▶ **Exercise**: Repeat exactly, and only, the lines below starting at the line that contains "[4.88, 4.1, 3.44, 2.89, 2.43]" and ending at the line that contains "S_i = 1.22 +", inclusive of both.

▶ **Data for review**:
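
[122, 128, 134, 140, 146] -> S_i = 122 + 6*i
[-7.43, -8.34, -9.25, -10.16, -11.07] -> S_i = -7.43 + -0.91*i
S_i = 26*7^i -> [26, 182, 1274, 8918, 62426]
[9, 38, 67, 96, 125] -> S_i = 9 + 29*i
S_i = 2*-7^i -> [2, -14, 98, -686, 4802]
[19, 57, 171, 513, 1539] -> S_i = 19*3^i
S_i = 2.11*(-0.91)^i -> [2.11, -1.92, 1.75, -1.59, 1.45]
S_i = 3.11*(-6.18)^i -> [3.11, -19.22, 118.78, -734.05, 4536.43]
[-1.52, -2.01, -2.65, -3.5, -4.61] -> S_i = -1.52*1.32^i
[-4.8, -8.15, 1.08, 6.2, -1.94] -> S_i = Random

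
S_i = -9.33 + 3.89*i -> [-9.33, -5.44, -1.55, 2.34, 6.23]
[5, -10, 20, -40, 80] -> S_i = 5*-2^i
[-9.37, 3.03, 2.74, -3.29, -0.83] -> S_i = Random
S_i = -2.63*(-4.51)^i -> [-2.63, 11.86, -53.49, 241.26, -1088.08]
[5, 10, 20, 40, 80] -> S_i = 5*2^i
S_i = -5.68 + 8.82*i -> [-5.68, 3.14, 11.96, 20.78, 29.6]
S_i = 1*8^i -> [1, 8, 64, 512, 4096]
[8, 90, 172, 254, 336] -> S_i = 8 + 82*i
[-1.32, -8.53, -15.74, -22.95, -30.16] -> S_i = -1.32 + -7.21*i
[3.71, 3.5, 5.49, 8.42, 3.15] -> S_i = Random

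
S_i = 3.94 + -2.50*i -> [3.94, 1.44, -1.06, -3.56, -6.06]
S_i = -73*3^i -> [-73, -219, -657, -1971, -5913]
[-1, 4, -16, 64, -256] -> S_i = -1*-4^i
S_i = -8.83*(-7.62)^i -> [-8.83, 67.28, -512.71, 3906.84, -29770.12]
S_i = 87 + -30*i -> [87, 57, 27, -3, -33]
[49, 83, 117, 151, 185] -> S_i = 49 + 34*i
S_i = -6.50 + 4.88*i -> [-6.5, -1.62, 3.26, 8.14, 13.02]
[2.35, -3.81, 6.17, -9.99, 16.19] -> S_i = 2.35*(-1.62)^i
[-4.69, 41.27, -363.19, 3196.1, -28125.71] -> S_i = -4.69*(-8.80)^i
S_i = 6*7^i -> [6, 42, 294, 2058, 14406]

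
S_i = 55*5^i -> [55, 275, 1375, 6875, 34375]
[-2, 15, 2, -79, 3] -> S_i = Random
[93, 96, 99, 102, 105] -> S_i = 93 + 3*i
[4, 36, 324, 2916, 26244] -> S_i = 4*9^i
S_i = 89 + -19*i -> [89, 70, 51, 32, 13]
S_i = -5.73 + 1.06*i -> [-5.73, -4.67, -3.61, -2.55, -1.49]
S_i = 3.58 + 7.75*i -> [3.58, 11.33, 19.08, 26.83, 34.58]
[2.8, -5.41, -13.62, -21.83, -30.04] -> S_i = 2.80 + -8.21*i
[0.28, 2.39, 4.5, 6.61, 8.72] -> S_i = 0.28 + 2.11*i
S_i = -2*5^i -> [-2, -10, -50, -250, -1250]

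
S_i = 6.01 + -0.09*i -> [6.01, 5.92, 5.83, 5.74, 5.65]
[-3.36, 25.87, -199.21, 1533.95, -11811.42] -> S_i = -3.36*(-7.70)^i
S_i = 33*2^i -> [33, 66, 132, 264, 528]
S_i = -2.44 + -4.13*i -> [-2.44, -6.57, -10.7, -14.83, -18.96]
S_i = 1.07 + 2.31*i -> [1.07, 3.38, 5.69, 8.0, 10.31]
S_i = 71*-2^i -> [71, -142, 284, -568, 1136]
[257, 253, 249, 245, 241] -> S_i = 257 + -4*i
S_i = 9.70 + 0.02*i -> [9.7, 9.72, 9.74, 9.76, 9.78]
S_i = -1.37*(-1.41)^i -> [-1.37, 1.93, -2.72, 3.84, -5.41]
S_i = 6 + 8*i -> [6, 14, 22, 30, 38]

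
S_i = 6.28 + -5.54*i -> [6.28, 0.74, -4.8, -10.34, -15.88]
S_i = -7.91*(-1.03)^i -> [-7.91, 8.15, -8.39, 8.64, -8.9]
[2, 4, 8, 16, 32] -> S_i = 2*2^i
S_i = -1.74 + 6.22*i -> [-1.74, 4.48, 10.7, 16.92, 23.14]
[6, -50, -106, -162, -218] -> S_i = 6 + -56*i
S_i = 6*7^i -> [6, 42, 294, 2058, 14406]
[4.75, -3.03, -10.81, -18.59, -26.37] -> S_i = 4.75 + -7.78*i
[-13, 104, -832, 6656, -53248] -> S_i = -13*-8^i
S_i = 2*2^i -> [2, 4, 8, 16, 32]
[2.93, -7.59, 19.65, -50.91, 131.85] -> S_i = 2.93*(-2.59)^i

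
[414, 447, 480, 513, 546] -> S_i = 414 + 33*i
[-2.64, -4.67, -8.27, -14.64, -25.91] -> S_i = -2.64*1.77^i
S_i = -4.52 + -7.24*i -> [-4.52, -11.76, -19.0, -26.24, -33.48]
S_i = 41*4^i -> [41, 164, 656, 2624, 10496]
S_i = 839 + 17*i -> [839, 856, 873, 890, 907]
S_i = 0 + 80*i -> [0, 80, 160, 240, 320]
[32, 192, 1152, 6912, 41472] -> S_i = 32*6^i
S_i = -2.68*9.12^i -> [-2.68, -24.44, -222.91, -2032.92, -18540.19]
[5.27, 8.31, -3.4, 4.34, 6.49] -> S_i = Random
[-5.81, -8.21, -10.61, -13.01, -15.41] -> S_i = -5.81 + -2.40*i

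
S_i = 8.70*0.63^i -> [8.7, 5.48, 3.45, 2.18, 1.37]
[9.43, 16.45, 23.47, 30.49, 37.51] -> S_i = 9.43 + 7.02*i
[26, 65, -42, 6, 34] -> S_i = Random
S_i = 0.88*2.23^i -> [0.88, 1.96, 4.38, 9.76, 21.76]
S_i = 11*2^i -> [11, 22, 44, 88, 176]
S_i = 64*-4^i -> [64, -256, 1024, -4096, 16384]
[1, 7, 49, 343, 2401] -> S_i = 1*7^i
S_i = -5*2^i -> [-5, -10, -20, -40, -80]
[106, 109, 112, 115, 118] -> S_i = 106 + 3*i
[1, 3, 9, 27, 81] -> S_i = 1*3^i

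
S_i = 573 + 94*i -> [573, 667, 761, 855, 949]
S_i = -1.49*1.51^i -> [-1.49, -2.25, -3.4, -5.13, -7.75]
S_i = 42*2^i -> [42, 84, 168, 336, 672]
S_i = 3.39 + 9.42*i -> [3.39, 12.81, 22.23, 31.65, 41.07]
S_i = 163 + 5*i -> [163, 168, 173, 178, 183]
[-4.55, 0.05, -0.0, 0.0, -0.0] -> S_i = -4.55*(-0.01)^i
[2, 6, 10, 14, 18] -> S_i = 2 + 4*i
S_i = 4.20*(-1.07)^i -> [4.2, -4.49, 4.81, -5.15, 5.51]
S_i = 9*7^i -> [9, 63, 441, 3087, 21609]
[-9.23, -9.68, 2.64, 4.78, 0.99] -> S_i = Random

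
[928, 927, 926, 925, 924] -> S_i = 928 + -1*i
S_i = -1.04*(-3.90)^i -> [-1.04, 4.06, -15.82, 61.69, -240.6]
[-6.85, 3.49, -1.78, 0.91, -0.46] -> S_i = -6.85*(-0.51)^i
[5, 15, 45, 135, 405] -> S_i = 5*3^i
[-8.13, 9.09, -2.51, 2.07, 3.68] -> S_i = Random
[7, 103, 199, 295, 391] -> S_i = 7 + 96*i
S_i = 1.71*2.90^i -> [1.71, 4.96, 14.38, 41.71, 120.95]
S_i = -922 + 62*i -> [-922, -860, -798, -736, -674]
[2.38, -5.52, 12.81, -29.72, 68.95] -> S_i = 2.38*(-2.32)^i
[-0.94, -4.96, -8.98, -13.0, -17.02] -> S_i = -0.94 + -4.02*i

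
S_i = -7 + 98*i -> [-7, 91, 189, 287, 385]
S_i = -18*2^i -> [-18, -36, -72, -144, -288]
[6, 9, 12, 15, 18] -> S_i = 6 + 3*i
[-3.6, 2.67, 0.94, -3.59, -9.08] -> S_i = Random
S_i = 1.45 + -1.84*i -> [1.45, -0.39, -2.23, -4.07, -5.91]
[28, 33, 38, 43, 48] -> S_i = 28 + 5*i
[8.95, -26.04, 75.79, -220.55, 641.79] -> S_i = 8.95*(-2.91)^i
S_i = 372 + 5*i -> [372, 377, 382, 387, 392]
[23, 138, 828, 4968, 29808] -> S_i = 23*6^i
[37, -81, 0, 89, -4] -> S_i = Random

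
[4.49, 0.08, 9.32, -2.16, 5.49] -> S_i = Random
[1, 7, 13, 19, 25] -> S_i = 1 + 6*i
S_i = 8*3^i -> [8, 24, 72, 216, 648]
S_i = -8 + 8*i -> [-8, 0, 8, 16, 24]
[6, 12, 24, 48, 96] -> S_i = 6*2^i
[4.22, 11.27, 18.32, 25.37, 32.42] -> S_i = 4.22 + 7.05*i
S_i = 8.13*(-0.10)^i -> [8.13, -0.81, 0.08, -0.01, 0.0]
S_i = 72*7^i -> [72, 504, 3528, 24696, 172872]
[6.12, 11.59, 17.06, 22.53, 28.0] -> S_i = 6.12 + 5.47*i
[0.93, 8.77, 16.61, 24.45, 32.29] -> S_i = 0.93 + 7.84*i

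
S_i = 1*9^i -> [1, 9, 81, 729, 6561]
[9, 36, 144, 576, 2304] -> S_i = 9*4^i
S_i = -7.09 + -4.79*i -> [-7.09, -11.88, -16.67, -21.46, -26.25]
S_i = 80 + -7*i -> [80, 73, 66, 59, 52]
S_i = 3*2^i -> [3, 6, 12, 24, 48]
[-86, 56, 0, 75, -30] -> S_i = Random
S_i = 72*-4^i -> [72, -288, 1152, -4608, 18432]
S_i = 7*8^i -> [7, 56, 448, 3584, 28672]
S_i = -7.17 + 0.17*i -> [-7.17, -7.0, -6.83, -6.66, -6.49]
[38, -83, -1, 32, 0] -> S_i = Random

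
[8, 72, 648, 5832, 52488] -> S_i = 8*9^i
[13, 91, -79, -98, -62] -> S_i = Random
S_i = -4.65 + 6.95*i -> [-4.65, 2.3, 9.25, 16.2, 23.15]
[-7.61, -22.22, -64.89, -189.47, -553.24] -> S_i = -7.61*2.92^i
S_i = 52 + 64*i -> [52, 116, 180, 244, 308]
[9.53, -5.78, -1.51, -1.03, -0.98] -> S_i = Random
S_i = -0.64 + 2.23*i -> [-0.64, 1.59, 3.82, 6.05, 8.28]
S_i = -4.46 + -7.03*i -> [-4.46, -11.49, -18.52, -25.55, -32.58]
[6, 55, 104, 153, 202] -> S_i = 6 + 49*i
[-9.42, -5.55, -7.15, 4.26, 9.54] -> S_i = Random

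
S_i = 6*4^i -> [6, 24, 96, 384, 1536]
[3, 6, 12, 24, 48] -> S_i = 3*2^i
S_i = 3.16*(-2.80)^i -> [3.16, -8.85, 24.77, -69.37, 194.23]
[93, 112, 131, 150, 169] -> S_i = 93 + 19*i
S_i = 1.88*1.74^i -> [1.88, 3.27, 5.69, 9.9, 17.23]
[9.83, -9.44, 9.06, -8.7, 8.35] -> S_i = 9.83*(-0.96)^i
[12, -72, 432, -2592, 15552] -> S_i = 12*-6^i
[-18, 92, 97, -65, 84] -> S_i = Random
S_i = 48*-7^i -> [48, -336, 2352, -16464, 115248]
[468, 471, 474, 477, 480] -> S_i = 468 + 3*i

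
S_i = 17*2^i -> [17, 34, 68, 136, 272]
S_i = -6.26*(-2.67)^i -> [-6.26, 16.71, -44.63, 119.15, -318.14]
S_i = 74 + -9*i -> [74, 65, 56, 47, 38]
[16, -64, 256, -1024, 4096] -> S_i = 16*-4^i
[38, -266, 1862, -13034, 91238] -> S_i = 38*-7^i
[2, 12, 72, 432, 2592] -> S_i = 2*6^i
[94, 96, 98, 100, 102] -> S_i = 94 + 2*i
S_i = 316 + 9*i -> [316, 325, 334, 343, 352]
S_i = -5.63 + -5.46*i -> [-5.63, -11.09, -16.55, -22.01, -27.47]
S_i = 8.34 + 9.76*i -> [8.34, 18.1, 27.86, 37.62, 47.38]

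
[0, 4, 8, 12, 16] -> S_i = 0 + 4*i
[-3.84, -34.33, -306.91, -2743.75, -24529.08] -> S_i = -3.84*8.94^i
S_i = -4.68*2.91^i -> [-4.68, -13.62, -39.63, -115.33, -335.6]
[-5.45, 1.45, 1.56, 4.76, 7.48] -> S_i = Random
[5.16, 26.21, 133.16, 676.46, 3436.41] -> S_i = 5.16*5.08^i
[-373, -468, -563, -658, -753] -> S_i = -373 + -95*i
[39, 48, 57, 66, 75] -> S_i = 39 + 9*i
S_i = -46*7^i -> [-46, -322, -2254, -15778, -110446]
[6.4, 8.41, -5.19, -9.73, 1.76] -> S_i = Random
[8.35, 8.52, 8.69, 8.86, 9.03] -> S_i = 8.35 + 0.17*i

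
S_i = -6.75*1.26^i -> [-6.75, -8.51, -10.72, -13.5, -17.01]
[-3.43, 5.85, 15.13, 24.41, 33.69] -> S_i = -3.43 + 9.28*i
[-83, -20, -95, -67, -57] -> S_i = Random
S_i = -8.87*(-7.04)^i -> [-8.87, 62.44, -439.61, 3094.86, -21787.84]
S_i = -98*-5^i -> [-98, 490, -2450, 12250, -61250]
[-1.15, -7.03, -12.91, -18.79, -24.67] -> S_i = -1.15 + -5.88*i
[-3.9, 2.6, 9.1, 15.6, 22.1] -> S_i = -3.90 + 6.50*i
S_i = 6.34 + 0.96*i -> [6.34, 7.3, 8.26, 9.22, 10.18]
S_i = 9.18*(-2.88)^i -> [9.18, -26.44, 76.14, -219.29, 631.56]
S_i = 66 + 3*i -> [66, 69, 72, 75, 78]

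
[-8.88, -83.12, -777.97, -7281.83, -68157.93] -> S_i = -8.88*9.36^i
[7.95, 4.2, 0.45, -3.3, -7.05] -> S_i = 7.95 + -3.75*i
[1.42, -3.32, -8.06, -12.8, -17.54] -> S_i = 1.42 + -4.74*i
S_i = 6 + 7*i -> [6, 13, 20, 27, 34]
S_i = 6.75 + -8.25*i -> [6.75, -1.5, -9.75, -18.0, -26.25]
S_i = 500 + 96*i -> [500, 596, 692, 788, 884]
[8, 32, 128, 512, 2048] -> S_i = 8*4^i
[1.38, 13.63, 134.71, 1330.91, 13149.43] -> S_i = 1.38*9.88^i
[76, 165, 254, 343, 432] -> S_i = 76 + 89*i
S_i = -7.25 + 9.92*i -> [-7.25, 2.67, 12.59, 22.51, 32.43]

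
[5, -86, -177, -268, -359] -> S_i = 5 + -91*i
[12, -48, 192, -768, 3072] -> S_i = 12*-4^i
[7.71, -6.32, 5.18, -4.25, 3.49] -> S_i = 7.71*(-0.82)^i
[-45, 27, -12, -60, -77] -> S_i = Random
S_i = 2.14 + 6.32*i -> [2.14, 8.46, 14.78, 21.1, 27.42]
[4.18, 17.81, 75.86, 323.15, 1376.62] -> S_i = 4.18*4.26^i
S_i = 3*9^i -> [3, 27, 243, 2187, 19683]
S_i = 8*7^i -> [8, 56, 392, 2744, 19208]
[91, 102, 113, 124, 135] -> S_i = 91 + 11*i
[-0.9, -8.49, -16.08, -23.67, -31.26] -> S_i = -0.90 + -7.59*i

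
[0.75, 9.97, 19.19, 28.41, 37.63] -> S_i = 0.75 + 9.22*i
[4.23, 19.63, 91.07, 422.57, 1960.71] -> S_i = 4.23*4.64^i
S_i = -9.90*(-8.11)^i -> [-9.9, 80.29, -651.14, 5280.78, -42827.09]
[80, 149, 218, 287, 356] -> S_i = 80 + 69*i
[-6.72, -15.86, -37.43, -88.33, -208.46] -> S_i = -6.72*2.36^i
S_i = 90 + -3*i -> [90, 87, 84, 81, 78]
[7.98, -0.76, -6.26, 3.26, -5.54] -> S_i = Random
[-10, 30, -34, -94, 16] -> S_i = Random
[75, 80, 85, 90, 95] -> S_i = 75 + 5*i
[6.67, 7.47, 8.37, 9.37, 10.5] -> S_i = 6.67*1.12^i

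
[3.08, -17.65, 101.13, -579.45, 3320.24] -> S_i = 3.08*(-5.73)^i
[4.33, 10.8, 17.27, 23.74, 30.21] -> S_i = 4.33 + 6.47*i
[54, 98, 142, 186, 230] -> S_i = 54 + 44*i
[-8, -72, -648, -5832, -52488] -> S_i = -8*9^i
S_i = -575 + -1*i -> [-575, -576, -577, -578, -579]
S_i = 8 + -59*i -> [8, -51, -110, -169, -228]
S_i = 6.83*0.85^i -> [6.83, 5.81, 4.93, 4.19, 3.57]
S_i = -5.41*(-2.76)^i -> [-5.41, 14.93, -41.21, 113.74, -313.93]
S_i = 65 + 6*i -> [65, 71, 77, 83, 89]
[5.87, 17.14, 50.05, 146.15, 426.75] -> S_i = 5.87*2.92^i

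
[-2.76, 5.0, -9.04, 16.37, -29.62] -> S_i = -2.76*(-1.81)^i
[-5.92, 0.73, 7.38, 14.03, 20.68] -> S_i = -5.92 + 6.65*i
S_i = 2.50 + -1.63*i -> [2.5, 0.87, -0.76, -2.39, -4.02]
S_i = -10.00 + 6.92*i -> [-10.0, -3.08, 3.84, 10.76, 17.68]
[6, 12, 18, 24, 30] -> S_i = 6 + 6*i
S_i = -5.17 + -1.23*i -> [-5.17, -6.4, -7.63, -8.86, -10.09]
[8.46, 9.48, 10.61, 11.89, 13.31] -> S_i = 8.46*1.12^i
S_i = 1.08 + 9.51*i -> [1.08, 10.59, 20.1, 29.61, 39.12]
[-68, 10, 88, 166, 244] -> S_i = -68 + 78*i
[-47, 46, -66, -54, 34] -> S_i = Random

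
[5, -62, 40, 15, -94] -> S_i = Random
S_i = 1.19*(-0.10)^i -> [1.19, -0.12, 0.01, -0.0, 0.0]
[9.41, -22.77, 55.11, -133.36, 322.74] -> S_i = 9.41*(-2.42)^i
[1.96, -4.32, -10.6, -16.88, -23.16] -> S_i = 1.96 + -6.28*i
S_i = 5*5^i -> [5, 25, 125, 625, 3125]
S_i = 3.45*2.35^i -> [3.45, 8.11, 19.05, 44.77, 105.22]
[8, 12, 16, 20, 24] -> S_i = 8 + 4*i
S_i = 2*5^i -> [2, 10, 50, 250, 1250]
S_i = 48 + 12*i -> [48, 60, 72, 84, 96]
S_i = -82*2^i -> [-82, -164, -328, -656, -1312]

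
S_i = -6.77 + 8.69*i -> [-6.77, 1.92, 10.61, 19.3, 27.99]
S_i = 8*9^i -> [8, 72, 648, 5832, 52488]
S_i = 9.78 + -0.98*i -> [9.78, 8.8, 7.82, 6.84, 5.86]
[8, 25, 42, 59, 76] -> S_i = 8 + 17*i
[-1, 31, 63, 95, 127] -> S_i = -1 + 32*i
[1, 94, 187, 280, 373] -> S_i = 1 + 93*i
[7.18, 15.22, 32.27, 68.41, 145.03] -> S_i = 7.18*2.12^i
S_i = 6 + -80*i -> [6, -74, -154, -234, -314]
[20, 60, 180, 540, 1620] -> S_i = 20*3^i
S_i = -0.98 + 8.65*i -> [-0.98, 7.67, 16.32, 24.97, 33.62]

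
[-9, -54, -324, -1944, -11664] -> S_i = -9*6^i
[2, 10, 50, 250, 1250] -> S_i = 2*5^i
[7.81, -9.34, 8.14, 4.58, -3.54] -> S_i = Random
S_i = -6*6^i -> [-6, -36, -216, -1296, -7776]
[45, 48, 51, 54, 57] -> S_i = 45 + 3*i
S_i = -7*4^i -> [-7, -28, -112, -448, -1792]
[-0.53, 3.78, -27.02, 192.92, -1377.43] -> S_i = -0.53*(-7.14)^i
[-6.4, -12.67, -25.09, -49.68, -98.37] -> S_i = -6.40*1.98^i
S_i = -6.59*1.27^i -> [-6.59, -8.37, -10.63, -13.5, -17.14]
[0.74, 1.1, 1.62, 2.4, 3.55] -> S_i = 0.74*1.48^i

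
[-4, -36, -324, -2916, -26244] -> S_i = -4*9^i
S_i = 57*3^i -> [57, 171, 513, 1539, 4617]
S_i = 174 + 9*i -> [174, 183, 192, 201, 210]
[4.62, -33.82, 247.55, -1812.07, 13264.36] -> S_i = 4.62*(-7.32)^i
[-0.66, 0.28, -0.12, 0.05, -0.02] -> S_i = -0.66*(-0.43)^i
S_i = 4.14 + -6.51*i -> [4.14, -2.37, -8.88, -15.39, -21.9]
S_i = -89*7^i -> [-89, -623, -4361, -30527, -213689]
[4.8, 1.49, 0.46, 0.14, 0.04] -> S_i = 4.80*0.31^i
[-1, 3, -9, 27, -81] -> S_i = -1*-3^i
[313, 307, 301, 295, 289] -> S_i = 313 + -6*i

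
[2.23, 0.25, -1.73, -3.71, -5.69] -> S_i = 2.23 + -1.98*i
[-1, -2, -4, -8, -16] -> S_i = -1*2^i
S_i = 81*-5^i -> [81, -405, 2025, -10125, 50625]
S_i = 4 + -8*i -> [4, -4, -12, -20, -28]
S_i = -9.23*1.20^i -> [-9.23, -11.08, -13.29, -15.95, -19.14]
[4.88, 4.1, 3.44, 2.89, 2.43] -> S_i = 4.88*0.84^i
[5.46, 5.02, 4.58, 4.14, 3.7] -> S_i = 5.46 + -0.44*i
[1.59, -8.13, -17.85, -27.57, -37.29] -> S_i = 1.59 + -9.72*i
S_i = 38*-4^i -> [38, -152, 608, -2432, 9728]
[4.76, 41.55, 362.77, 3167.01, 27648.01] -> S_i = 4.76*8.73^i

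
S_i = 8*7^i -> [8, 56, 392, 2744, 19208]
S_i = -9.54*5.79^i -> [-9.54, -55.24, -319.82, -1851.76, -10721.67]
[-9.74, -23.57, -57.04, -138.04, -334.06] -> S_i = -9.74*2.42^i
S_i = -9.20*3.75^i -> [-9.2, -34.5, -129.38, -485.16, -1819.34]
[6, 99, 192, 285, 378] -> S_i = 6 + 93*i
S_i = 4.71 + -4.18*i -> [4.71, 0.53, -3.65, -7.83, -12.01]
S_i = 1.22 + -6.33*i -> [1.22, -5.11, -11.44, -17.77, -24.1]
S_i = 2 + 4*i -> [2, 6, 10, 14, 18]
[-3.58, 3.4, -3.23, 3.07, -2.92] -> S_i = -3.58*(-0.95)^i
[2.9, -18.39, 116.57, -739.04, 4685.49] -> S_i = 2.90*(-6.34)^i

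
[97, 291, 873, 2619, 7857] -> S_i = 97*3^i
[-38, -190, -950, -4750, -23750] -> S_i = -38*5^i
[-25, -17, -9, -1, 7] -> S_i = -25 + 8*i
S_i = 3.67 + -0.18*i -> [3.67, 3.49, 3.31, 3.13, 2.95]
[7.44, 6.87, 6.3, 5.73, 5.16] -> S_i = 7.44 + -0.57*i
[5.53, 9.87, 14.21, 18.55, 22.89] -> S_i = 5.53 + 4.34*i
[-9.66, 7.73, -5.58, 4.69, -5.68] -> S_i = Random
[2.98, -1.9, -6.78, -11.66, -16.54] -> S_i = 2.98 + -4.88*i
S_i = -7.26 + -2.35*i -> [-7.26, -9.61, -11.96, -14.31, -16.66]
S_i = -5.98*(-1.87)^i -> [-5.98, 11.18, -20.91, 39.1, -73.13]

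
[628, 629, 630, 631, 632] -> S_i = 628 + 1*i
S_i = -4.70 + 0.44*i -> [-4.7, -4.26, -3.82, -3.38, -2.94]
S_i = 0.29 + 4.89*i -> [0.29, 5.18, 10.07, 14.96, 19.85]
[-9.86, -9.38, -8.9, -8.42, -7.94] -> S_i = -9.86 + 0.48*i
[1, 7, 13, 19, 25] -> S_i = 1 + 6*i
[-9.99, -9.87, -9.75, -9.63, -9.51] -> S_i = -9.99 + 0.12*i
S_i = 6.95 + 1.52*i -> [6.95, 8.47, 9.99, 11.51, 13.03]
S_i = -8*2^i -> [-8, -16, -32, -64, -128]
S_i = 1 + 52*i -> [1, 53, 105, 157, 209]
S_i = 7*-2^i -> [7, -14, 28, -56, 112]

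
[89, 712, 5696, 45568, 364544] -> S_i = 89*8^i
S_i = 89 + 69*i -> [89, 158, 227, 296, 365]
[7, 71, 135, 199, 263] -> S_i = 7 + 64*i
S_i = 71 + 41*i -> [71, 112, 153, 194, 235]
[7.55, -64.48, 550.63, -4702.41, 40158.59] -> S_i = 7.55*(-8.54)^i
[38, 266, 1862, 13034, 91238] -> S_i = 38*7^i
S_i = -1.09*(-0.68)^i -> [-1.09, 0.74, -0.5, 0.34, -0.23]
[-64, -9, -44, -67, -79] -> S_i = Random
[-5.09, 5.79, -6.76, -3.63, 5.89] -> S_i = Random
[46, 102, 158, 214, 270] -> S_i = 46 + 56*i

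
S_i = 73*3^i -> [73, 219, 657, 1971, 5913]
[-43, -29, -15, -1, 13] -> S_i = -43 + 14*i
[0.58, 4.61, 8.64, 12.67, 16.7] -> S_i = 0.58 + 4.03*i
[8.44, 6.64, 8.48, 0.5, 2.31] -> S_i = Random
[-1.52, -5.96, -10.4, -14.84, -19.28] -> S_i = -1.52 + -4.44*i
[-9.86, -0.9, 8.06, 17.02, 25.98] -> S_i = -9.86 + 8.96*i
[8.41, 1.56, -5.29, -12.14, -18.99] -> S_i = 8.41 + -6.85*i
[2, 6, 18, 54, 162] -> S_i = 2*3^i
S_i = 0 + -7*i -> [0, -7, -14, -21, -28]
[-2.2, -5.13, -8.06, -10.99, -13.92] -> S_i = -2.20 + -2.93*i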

▶ **Completed task**:
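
[4.88, 4.1, 3.44, 2.89, 2.43] -> S_i = 4.88*0.84^i
[5.46, 5.02, 4.58, 4.14, 3.7] -> S_i = 5.46 + -0.44*i
[1.59, -8.13, -17.85, -27.57, -37.29] -> S_i = 1.59 + -9.72*i
S_i = 38*-4^i -> [38, -152, 608, -2432, 9728]
[4.76, 41.55, 362.77, 3167.01, 27648.01] -> S_i = 4.76*8.73^i

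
S_i = 8*7^i -> [8, 56, 392, 2744, 19208]
S_i = -9.54*5.79^i -> [-9.54, -55.24, -319.82, -1851.76, -10721.67]
[-9.74, -23.57, -57.04, -138.04, -334.06] -> S_i = -9.74*2.42^i
S_i = -9.20*3.75^i -> [-9.2, -34.5, -129.38, -485.16, -1819.34]
[6, 99, 192, 285, 378] -> S_i = 6 + 93*i
S_i = 4.71 + -4.18*i -> [4.71, 0.53, -3.65, -7.83, -12.01]
S_i = 1.22 + -6.33*i -> [1.22, -5.11, -11.44, -17.77, -24.1]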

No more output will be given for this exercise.